→ What to produce: Word for word, repeat all of the entries.

→ Exercise inputs:
☆ ☆ ☆

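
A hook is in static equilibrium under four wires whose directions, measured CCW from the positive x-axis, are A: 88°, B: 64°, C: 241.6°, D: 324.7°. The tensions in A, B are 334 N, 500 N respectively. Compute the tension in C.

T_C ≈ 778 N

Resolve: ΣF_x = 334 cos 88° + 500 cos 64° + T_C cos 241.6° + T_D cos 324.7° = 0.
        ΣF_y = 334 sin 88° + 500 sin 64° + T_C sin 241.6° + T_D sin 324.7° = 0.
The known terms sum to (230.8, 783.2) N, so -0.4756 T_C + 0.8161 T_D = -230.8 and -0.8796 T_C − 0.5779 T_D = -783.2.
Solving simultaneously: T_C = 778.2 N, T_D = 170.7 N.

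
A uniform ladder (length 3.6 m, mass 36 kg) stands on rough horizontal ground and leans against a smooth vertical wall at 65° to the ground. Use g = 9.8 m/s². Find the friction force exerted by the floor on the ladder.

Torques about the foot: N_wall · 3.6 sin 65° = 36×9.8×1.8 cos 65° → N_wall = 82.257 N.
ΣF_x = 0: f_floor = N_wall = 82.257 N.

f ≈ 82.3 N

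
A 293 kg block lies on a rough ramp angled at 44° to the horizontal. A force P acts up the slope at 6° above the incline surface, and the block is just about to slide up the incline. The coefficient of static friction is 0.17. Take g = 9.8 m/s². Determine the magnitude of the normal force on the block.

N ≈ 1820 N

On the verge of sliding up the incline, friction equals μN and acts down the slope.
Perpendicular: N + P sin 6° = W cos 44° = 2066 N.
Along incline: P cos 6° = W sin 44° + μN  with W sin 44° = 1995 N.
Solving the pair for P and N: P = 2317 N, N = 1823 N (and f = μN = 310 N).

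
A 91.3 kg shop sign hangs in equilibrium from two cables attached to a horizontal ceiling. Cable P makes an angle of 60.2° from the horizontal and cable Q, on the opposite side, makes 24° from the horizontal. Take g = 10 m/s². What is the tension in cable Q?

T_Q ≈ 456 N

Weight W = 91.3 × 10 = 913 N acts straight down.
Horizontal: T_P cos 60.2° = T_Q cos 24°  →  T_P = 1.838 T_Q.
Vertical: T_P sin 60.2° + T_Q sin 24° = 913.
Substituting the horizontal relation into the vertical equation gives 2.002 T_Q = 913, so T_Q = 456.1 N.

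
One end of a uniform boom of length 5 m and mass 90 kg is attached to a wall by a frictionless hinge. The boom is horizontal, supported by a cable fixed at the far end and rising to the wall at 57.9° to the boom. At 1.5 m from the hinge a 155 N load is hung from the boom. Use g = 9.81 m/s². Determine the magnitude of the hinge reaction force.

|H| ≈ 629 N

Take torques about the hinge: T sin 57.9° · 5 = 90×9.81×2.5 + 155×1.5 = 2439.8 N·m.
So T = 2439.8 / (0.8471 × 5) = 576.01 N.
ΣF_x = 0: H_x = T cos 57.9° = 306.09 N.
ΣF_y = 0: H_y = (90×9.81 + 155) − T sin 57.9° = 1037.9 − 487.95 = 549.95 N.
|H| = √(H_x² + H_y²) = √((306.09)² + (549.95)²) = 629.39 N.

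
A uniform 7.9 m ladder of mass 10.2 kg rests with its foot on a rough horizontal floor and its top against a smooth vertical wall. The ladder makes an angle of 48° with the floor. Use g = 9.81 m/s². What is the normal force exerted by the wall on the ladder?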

☆ ☆ ☆

→ Completed exercise:
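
A hook is in static equilibrium under four wires whose directions, measured CCW from the positive x-axis, are A: 88°, B: 64°, C: 241.6°, D: 324.7°. The tensions in A, B are 334 N, 500 N respectively. Compute the tension in C.

T_C ≈ 778 N

Resolve: ΣF_x = 334 cos 88° + 500 cos 64° + T_C cos 241.6° + T_D cos 324.7° = 0.
        ΣF_y = 334 sin 88° + 500 sin 64° + T_C sin 241.6° + T_D sin 324.7° = 0.
The known terms sum to (230.8, 783.2) N, so -0.4756 T_C + 0.8161 T_D = -230.8 and -0.8796 T_C − 0.5779 T_D = -783.2.
Solving simultaneously: T_C = 778.2 N, T_D = 170.7 N.

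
A uniform ladder (length 3.6 m, mass 36 kg) stands on rough horizontal ground and leans against a smooth vertical wall at 65° to the ground. Use g = 9.8 m/s². Find the friction force exerted by the floor on the ladder.

Torques about the foot: N_wall · 3.6 sin 65° = 36×9.8×1.8 cos 65° → N_wall = 82.257 N.
ΣF_x = 0: f_floor = N_wall = 82.257 N.

f ≈ 82.3 N

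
A 293 kg block lies on a rough ramp angled at 44° to the horizontal. A force P acts up the slope at 6° above the incline surface, and the block is just about to slide up the incline. The coefficient of static friction is 0.17. Take g = 9.8 m/s². Determine the magnitude of the normal force on the block.

N ≈ 1820 N

On the verge of sliding up the incline, friction equals μN and acts down the slope.
Perpendicular: N + P sin 6° = W cos 44° = 2066 N.
Along incline: P cos 6° = W sin 44° + μN  with W sin 44° = 1995 N.
Solving the pair for P and N: P = 2317 N, N = 1823 N (and f = μN = 310 N).

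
A 91.3 kg shop sign hangs in equilibrium from two cables attached to a horizontal ceiling. Cable P makes an angle of 60.2° from the horizontal and cable Q, on the opposite side, makes 24° from the horizontal. Take g = 10 m/s². What is the tension in cable Q?

T_Q ≈ 456 N

Weight W = 91.3 × 10 = 913 N acts straight down.
Horizontal: T_P cos 60.2° = T_Q cos 24°  →  T_P = 1.838 T_Q.
Vertical: T_P sin 60.2° + T_Q sin 24° = 913.
Substituting the horizontal relation into the vertical equation gives 2.002 T_Q = 913, so T_Q = 456.1 N.

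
One end of a uniform boom of length 5 m and mass 90 kg is attached to a wall by a frictionless hinge. The boom is horizontal, supported by a cable fixed at the far end and rising to the wall at 57.9° to the boom. At 1.5 m from the hinge a 155 N load is hung from the boom. Use g = 9.81 m/s². Determine the magnitude of the hinge reaction force.

|H| ≈ 629 N

Take torques about the hinge: T sin 57.9° · 5 = 90×9.81×2.5 + 155×1.5 = 2439.8 N·m.
So T = 2439.8 / (0.8471 × 5) = 576.01 N.
ΣF_x = 0: H_x = T cos 57.9° = 306.09 N.
ΣF_y = 0: H_y = (90×9.81 + 155) − T sin 57.9° = 1037.9 − 487.95 = 549.95 N.
|H| = √(H_x² + H_y²) = √((306.09)² + (549.95)²) = 629.39 N.

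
A uniform 7.9 m ladder of mass 10.2 kg rests with its foot on a rough horizontal floor and its top against a smooth vertical wall. The ladder makes an angle of 48° with the floor. Use g = 9.81 m/s². What is the normal force exerted by the wall on the ladder?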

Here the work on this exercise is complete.